─── SOURCE RECORDS

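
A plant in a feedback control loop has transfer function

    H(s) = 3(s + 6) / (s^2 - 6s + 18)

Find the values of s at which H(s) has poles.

s = 3 + 3j, 3 - 3j

The poles are the roots of the denominator s^2 - 6s + 18 = 0.
Using the quadratic formula: s = (6 ± √(-36))/2 = 3 ± 3j.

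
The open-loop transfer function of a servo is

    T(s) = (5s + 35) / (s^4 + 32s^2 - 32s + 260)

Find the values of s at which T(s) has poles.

s = 1 ± 3j, -1 ± 5j

The poles are the roots of the denominator s^4 + 32s^2 - 32s + 260 = 0.
No real roots exist; factor into two real quadratics: (s^2 - 2s + 10)(s^2 + 2s + 26) = 0.
Each quadratic gives a conjugate pair via the quadratic formula.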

──────

- _WHAT THE EXERCISE ASKS_: Check the data line by line and report how many lines contain "function" as a word or string, giving nothing besides the number.

- _ANSWER TO THE EXERCISE_: 2